>>>>

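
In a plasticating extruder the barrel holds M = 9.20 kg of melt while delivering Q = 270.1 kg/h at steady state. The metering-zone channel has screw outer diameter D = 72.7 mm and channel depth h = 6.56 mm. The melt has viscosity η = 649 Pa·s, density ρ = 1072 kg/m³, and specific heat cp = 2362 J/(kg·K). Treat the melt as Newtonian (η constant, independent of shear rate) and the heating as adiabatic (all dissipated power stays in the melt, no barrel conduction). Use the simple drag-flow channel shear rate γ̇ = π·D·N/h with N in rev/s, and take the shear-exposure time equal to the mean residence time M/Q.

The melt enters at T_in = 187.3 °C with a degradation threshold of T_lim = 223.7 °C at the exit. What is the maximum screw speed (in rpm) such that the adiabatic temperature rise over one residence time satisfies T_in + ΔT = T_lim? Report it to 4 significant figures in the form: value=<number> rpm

value=58.65 rpm

Throughput in SI: Q_s = 270.1 kg/h ÷ 3600 s/h = 0.0750278 kg/s
t_res = M / Q_s = 9.20 ÷ 0.0750278 = 122.621 s
Geometry in SI: D = 72.7 mm → 0.0727 m, h = 6.56 mm → 0.00656 m
ΔT_a = T_lim − T_in = 223.7 − 187.3 = 36.4 K
γ̇_max² = ΔT_a·ρ·cp/(η·t_res) = 36.4·1072·2362/(649·122.621) = 1158.15 s⁻²
Take the square root: γ̇_max = √(1158.15) = 34.0316 s⁻¹
N_max = γ̇_max·h / (π·D) = 34.0316 · 0.00656 / (π · 0.0727) = 0.977468 rev/s = 58.6481 rpm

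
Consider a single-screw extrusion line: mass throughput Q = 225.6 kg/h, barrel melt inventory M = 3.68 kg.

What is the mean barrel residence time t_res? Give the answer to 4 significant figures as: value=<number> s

value=58.72 s

Q_s = Q / 3600 = 225.6 / 3600 = 0.0626667 kg/s
Mean residence time: t_res = M/Q_s = 3.68 kg / 0.0626667 kg/s = 58.7234 s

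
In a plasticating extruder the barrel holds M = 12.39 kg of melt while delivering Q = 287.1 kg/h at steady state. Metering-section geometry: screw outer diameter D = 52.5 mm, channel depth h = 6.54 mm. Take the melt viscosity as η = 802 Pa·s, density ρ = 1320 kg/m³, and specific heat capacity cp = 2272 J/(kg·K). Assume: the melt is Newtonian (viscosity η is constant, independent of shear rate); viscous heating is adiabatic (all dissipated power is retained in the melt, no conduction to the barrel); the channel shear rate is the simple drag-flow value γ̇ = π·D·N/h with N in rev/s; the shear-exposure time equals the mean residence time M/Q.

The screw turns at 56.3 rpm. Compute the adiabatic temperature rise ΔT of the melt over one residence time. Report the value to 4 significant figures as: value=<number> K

Q_s = Q / 3600 = 287.1 / 3600 = 0.07975 kg/s
t_res = M / Q_s = 12.39 ÷ 0.07975 = 155.361 s
D = 52.5 mm = 0.0525 m;  h = 6.54 mm = 0.00654 m;  N = 56.3 rpm / 60 = 0.938333 rev/s
Shear rate: γ̇ = πDN/h = π·0.0525·0.938333/0.00654 = 23.664 s⁻¹
ΔT = η·γ̇²·t_res/(ρ·cp) = [802 × 23.664² × 155.361] / [1320 × 2272] = 23.2654 K

value=23.27 K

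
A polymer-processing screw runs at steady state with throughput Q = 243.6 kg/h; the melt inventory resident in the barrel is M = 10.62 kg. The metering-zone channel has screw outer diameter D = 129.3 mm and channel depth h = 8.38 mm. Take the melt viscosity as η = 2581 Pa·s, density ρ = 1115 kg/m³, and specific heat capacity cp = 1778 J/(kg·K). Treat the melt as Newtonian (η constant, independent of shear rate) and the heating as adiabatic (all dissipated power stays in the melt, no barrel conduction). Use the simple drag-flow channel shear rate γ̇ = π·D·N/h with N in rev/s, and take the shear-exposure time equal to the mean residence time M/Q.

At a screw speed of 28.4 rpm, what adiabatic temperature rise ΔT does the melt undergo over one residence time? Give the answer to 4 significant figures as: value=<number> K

value=107.6 K

Throughput in SI: Q_s = 243.6 kg/h ÷ 3600 s/h = 0.0676667 kg/s
t_res = M / Q_s = 10.62 / 0.0676667 = 156.946 s
Convert to SI: D = 0.1293 m, h = 0.00838 m, N = 28.4/60 = 0.473333 rev/s
Shear rate: γ̇ = πDN/h = π·0.1293·0.473333/0.00838 = 22.9441 s⁻¹
ΔT = η·γ̇²·t_res/(ρ·cp) = [2581 × 22.9441² × 156.946] / [1115 × 1778] = 107.566 K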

<<<<

▶ [Problem statement]: Every entry should be output exactly as written, please.

▶ [Answer space]:
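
In a plasticating extruder the barrel holds M = 9.20 kg of melt while delivering Q = 270.1 kg/h at steady state. The metering-zone channel has screw outer diameter D = 72.7 mm and channel depth h = 6.56 mm. The melt has viscosity η = 649 Pa·s, density ρ = 1072 kg/m³, and specific heat cp = 2362 J/(kg·K). Treat the melt as Newtonian (η constant, independent of shear rate) and the heating as adiabatic (all dissipated power stays in the melt, no barrel conduction). Use the simple drag-flow channel shear rate γ̇ = π·D·N/h with N in rev/s, and take the shear-exposure time equal to the mean residence time M/Q.

The melt enters at T_in = 187.3 °C with a degradation threshold of T_lim = 223.7 °C at the exit. What is the maximum screw speed (in rpm) such that the adiabatic temperature rise over one residence time satisfies T_in + ΔT = T_lim? Report it to 4 significant figures in the form: value=<number> rpm

value=58.65 rpm

Throughput in SI: Q_s = 270.1 kg/h ÷ 3600 s/h = 0.0750278 kg/s
t_res = M / Q_s = 9.20 ÷ 0.0750278 = 122.621 s
Geometry in SI: D = 72.7 mm → 0.0727 m, h = 6.56 mm → 0.00656 m
ΔT_a = T_lim − T_in = 223.7 − 187.3 = 36.4 K
γ̇_max² = ΔT_a·ρ·cp/(η·t_res) = 36.4·1072·2362/(649·122.621) = 1158.15 s⁻²
Take the square root: γ̇_max = √(1158.15) = 34.0316 s⁻¹
N_max = γ̇_max·h / (π·D) = 34.0316 · 0.00656 / (π · 0.0727) = 0.977468 rev/s = 58.6481 rpm

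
Consider a single-screw extrusion line: mass throughput Q = 225.6 kg/h, barrel melt inventory M = 3.68 kg.

What is the mean barrel residence time t_res? Give the answer to 4 significant figures as: value=<number> s

value=58.72 s

Q_s = Q / 3600 = 225.6 / 3600 = 0.0626667 kg/s
Mean residence time: t_res = M/Q_s = 3.68 kg / 0.0626667 kg/s = 58.7234 s

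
In a plasticating extruder the barrel holds M = 12.39 kg of melt while delivering Q = 287.1 kg/h at steady state. Metering-section geometry: screw outer diameter D = 52.5 mm, channel depth h = 6.54 mm. Take the melt viscosity as η = 802 Pa·s, density ρ = 1320 kg/m³, and specific heat capacity cp = 2272 J/(kg·K). Assume: the melt is Newtonian (viscosity η is constant, independent of shear rate); viscous heating is adiabatic (all dissipated power is retained in the melt, no conduction to the barrel); the channel shear rate is the simple drag-flow value γ̇ = π·D·N/h with N in rev/s; the shear-exposure time equals the mean residence time M/Q.

The screw turns at 56.3 rpm. Compute the adiabatic temperature rise ΔT of the melt over one residence time. Report the value to 4 significant figures as: value=<number> K

Q_s = Q / 3600 = 287.1 / 3600 = 0.07975 kg/s
t_res = M / Q_s = 12.39 ÷ 0.07975 = 155.361 s
D = 52.5 mm = 0.0525 m;  h = 6.54 mm = 0.00654 m;  N = 56.3 rpm / 60 = 0.938333 rev/s
Shear rate: γ̇ = πDN/h = π·0.0525·0.938333/0.00654 = 23.664 s⁻¹
ΔT = η·γ̇²·t_res/(ρ·cp) = [802 × 23.664² × 155.361] / [1320 × 2272] = 23.2654 K

value=23.27 K

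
A polymer-processing screw runs at steady state with throughput Q = 243.6 kg/h; the melt inventory resident in the barrel is M = 10.62 kg. The metering-zone channel has screw outer diameter D = 129.3 mm and channel depth h = 8.38 mm. Take the melt viscosity as η = 2581 Pa·s, density ρ = 1115 kg/m³, and specific heat capacity cp = 1778 J/(kg·K). Treat the melt as Newtonian (η constant, independent of shear rate) and the heating as adiabatic (all dissipated power stays in the melt, no barrel conduction). Use the simple drag-flow channel shear rate γ̇ = π·D·N/h with N in rev/s, and take the shear-exposure time equal to the mean residence time M/Q.

At a screw speed of 28.4 rpm, what adiabatic temperature rise ΔT does the melt undergo over one residence time? Give the answer to 4 significant figures as: value=<number> K

value=107.6 K

Throughput in SI: Q_s = 243.6 kg/h ÷ 3600 s/h = 0.0676667 kg/s
t_res = M / Q_s = 10.62 / 0.0676667 = 156.946 s
Convert to SI: D = 0.1293 m, h = 0.00838 m, N = 28.4/60 = 0.473333 rev/s
Shear rate: γ̇ = πDN/h = π·0.1293·0.473333/0.00838 = 22.9441 s⁻¹
ΔT = η·γ̇²·t_res/(ρ·cp) = [2581 × 22.9441² × 156.946] / [1115 × 1778] = 107.566 K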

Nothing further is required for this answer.